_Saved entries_
::::

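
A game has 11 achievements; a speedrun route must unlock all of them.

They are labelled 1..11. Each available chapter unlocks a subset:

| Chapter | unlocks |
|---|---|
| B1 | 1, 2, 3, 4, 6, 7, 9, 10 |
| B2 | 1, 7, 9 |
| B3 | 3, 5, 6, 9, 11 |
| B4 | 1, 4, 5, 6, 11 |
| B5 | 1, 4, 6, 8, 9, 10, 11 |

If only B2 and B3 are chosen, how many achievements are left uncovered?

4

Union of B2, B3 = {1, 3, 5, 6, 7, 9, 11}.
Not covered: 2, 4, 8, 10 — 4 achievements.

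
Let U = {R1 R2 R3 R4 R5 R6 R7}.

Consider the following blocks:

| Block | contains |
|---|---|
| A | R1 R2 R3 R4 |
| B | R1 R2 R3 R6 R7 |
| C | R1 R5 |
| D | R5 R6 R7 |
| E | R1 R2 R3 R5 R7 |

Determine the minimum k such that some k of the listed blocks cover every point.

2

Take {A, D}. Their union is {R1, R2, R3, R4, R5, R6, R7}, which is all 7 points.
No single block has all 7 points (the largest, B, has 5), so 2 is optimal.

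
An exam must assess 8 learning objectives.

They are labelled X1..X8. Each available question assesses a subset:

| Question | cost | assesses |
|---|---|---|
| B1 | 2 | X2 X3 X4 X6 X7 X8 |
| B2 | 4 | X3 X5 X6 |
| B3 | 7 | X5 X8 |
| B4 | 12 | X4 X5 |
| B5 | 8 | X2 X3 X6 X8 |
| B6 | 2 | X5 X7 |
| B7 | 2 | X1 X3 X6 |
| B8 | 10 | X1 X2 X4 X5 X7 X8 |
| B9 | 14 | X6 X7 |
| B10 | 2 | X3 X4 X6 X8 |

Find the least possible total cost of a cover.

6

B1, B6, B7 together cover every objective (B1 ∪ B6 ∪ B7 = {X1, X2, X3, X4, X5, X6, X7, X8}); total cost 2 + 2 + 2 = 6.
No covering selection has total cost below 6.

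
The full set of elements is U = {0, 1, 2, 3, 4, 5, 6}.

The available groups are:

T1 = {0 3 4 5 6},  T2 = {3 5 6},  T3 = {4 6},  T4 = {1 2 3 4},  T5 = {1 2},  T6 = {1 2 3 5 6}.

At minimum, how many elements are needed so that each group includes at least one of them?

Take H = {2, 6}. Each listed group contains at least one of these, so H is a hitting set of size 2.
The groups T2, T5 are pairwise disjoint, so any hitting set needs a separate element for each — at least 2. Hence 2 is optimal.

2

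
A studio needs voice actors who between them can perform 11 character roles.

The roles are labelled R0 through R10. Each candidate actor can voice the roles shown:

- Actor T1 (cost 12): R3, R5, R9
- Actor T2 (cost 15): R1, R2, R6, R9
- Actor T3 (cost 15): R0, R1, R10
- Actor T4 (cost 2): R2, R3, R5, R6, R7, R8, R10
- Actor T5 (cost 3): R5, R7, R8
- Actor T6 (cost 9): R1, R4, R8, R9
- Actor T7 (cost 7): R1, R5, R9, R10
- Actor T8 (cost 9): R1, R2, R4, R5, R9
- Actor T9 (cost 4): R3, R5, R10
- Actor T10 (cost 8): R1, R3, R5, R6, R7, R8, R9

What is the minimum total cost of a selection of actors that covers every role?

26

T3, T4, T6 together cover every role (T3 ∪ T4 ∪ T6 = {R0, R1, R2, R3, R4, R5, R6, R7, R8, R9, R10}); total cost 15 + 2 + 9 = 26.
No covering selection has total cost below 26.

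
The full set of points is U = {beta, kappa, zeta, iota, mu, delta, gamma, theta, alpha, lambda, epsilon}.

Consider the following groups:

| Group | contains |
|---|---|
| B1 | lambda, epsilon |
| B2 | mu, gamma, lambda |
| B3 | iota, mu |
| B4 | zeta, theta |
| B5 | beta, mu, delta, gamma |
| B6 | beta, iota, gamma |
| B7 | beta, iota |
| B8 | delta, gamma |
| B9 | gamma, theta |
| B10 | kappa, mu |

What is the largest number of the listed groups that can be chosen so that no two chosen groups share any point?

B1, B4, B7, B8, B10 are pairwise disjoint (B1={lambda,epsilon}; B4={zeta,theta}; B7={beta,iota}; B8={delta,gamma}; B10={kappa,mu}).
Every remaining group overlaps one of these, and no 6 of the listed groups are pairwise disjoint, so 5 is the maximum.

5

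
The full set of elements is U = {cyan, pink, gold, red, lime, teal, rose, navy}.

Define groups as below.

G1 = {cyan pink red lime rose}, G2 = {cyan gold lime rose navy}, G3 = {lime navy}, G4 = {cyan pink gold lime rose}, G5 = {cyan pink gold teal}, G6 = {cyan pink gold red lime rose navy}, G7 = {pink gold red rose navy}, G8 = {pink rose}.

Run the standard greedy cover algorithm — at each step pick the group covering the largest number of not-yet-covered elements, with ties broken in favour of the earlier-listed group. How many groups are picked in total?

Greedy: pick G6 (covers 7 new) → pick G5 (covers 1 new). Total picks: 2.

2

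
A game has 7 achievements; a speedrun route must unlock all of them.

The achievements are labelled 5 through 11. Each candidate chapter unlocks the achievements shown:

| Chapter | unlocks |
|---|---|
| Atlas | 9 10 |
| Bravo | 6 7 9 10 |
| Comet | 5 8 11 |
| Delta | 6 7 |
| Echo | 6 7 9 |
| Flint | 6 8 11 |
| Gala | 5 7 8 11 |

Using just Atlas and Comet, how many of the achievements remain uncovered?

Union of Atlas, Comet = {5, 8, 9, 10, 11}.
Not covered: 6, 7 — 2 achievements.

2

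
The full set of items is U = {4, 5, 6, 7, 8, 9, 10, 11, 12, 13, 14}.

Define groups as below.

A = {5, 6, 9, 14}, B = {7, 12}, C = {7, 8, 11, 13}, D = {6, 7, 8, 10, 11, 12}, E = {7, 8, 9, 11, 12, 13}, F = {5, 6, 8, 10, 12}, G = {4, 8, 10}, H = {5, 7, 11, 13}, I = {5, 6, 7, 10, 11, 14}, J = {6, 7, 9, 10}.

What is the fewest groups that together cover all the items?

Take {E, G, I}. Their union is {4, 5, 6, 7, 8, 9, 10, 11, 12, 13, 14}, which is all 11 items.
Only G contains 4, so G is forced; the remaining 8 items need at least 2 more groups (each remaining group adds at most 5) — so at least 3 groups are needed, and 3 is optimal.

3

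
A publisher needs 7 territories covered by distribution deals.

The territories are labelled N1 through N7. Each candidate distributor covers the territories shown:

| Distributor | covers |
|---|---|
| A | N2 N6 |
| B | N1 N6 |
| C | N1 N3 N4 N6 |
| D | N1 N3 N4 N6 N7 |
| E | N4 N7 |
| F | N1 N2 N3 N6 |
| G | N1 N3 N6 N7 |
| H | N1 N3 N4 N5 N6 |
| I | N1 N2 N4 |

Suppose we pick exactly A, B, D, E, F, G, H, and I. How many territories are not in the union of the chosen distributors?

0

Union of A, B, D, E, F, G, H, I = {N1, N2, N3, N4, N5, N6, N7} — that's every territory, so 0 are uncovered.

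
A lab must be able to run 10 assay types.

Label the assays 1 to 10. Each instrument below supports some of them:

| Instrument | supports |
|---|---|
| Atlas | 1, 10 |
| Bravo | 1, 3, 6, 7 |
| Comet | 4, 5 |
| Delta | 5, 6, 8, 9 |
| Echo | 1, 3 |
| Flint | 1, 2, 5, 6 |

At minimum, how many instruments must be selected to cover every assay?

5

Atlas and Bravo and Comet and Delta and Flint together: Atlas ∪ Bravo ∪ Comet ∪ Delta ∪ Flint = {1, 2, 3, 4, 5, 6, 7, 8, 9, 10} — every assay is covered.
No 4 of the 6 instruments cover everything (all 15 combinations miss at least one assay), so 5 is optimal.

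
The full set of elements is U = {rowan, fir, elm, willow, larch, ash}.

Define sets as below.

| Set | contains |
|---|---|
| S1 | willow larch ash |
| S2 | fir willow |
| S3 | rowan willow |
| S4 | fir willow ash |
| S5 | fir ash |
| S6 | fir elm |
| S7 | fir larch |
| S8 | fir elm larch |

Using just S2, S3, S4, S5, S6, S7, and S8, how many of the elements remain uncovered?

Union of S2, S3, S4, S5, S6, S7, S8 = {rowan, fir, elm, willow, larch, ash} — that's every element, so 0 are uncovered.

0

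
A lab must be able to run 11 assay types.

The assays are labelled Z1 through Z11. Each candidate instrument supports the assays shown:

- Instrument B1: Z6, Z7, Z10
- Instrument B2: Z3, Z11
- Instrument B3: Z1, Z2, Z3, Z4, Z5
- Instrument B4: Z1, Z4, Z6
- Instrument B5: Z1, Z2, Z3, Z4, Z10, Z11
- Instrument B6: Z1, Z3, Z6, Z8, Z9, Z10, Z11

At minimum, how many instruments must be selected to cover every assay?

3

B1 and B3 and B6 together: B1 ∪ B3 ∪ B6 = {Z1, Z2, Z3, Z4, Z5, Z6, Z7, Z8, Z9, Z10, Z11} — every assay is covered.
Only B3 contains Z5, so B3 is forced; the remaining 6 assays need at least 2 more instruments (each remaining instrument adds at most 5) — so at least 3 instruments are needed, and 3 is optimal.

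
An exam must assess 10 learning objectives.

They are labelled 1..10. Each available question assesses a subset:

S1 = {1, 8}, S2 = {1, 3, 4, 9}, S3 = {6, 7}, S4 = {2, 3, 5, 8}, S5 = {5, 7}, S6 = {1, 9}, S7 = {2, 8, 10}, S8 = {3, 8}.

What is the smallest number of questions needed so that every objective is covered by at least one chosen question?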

::::

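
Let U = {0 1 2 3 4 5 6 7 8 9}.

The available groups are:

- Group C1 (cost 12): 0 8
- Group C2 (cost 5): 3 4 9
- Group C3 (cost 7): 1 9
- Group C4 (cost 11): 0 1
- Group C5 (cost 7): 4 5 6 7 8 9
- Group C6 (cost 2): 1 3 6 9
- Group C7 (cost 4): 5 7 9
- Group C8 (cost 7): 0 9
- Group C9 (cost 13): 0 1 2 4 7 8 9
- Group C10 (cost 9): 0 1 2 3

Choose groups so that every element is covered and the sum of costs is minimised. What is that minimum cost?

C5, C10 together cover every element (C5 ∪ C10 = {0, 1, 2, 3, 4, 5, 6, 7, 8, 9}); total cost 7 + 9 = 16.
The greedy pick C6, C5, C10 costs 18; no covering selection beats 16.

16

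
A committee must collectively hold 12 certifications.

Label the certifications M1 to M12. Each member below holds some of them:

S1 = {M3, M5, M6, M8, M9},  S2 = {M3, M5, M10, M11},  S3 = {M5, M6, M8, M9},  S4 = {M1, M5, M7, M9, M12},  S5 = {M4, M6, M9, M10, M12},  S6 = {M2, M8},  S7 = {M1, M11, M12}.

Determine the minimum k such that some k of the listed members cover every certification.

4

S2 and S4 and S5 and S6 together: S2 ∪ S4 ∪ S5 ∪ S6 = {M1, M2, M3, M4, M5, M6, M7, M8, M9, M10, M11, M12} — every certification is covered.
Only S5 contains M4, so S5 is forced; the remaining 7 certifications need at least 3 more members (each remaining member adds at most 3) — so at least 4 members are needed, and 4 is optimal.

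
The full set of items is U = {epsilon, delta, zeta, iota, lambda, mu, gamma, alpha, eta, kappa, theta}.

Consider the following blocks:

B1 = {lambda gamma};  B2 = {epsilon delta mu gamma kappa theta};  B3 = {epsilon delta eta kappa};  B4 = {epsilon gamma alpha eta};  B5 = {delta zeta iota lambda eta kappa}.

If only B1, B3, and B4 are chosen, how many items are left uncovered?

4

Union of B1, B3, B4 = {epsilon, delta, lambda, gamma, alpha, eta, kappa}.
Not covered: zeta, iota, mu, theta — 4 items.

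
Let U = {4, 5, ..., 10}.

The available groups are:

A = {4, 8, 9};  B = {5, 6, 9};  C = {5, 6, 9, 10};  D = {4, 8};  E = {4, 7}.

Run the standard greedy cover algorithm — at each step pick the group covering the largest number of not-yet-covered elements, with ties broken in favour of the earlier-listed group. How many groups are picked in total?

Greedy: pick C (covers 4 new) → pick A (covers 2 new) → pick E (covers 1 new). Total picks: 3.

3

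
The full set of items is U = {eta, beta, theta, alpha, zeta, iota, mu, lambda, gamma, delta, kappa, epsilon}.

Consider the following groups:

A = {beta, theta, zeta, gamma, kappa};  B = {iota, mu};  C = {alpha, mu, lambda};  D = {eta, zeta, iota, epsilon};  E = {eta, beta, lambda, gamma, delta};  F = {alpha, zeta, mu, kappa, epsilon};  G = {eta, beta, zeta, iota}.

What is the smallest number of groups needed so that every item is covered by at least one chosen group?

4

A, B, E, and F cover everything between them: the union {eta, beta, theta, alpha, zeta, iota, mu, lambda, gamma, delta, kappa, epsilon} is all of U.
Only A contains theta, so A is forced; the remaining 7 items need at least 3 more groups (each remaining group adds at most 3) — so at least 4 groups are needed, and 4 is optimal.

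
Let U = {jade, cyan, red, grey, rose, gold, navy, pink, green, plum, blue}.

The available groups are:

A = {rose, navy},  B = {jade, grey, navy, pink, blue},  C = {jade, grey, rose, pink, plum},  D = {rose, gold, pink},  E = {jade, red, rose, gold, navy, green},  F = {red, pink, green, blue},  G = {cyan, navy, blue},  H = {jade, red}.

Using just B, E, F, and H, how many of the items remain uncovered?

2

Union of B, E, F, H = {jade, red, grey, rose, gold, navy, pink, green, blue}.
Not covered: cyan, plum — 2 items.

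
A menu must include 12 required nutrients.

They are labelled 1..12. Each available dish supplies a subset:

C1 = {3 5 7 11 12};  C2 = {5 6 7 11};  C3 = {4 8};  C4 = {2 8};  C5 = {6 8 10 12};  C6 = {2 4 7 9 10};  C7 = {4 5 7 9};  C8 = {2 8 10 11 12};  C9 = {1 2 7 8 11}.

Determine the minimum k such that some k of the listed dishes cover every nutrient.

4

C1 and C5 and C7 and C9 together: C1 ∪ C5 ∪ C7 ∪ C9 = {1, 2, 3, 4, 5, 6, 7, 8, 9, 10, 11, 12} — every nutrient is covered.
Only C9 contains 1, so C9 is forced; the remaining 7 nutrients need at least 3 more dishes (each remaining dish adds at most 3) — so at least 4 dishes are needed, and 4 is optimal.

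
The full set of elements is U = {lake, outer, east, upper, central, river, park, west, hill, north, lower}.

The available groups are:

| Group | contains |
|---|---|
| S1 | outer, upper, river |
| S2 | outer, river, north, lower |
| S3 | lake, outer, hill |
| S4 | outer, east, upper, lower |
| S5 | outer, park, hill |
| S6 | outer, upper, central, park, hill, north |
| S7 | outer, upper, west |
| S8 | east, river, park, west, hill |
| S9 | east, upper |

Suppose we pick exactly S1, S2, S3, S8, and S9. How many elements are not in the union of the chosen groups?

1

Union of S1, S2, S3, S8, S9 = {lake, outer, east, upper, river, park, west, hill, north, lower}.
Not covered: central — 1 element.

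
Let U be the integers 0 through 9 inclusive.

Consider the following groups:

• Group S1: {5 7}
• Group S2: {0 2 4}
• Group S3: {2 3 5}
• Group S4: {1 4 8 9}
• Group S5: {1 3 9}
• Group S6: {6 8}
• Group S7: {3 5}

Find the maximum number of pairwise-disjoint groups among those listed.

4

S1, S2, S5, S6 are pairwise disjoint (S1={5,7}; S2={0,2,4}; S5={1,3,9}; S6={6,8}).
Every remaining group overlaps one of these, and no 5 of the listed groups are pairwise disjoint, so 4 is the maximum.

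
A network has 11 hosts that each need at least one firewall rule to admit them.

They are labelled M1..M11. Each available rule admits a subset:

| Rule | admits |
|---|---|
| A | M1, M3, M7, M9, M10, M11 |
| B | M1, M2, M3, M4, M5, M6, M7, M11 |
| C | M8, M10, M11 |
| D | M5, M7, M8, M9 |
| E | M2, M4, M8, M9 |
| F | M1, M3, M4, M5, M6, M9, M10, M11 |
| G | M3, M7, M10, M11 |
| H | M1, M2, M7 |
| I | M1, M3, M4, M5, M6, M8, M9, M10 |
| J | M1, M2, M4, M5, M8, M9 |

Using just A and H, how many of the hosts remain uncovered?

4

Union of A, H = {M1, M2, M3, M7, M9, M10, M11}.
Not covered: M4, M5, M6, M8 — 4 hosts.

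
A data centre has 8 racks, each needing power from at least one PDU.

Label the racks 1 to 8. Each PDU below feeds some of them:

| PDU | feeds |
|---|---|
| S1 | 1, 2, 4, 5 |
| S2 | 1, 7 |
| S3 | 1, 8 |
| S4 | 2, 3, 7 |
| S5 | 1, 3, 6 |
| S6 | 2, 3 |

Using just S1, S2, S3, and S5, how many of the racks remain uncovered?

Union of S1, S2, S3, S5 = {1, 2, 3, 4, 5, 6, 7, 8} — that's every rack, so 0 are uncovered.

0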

::::

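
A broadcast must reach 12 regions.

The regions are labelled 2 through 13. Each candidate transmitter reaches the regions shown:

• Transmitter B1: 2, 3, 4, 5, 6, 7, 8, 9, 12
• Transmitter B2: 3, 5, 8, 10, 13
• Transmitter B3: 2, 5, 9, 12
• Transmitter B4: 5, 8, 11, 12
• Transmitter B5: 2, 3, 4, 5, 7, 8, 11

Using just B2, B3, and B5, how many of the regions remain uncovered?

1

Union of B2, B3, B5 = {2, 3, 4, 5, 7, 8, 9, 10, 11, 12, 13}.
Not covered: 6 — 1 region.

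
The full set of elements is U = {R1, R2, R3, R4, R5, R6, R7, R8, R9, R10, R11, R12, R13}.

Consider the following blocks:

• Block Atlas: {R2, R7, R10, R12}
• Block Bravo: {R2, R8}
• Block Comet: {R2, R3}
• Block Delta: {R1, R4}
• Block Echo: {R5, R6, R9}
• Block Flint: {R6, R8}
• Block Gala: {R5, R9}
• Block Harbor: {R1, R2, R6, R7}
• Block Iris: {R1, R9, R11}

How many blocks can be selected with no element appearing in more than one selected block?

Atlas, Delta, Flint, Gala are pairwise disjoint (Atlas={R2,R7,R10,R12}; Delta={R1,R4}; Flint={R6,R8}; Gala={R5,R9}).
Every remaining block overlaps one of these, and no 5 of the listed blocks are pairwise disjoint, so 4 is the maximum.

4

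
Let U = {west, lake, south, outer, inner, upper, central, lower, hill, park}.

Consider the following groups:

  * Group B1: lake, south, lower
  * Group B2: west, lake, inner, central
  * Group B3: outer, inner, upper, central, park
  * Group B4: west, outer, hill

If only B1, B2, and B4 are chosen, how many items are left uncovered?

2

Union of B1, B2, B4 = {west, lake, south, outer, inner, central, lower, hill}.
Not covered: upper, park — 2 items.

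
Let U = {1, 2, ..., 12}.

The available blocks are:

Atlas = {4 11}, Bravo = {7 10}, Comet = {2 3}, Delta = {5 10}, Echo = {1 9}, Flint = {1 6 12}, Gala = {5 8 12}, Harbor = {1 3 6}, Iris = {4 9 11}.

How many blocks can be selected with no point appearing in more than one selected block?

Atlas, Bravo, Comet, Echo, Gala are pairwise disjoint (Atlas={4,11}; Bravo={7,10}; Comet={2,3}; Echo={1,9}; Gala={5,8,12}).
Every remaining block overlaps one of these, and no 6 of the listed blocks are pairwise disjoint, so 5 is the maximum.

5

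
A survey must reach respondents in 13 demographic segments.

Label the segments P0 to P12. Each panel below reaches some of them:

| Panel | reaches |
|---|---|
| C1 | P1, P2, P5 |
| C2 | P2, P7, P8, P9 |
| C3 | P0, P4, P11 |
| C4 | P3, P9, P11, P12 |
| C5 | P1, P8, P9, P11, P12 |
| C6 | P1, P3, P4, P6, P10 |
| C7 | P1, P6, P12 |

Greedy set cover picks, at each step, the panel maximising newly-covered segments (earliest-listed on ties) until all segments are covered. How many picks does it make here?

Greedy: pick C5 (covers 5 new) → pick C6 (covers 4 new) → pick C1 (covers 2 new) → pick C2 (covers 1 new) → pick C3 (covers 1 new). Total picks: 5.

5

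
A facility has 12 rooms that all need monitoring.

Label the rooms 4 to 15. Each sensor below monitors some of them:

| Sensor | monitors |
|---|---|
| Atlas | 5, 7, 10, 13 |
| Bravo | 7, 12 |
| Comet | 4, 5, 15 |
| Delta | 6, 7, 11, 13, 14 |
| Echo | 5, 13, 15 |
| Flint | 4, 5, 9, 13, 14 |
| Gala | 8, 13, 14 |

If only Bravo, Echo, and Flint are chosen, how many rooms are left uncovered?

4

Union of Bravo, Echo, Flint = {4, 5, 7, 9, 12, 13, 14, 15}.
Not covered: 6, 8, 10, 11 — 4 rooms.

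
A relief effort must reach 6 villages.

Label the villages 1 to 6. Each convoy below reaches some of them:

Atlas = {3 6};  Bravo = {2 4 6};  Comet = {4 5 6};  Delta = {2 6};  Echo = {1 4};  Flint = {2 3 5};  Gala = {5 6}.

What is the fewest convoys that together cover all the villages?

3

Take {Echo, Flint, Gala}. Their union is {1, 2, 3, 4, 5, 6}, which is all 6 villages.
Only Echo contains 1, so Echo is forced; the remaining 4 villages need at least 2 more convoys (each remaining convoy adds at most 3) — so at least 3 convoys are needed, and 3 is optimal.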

::::

The result should be every line that contains "speedrun", copied from the entries.

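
A game has 11 achievements; a speedrun route must unlock all of them.
A game has 7 achievements; a speedrun route must unlock all of them.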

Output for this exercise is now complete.